EXERCISE DETAILS: Please set down the entries below once more, exactly.

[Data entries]
========
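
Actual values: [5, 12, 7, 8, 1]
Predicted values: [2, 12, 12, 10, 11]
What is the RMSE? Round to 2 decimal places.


MSE = 27.6000. RMSE = sqrt(27.6000) = 5.25.

5.25


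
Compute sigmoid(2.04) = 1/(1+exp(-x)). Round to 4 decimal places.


sigma(2.04) = 1/(1+e^(-2.04)) = 1/(1+0.130029) = 1/1.130029 = 0.8849.

0.8849


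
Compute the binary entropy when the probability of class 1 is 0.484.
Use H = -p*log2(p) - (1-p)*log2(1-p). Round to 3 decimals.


H = -0.484*log2(0.484) - 0.516*log2(0.516) = 0.999.

0.999


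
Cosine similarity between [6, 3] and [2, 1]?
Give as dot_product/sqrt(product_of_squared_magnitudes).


dot = 15. |a|^2 = 45, |b|^2 = 5. cos = 15/sqrt(225).

15/sqrt(225)


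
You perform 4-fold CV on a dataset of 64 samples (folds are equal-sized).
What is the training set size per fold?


Each validation fold has 64/4 = 16 samples. Training set = 64 - 16 = 48.

48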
========
REPLY TO THE TASK:
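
Actual values: [5, 12, 7, 8, 1]
Predicted values: [2, 12, 12, 10, 11]
What is the RMSE? Round to 2 decimal places.


MSE = 27.6000. RMSE = sqrt(27.6000) = 5.25.

5.25


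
Compute sigmoid(2.04) = 1/(1+exp(-x)). Round to 4 decimal places.


sigma(2.04) = 1/(1+e^(-2.04)) = 1/(1+0.130029) = 1/1.130029 = 0.8849.

0.8849


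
Compute the binary entropy when the probability of class 1 is 0.484.
Use H = -p*log2(p) - (1-p)*log2(1-p). Round to 3 decimals.


H = -0.484*log2(0.484) - 0.516*log2(0.516) = 0.999.

0.999


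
Cosine similarity between [6, 3] and [2, 1]?
Give as dot_product/sqrt(product_of_squared_magnitudes).


dot = 15. |a|^2 = 45, |b|^2 = 5. cos = 15/sqrt(225).

15/sqrt(225)


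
You perform 4-fold CV on a dataset of 64 samples (folds are equal-sized).
What is the training set size per fold?


Each validation fold has 64/4 = 16 samples. Training set = 64 - 16 = 48.

48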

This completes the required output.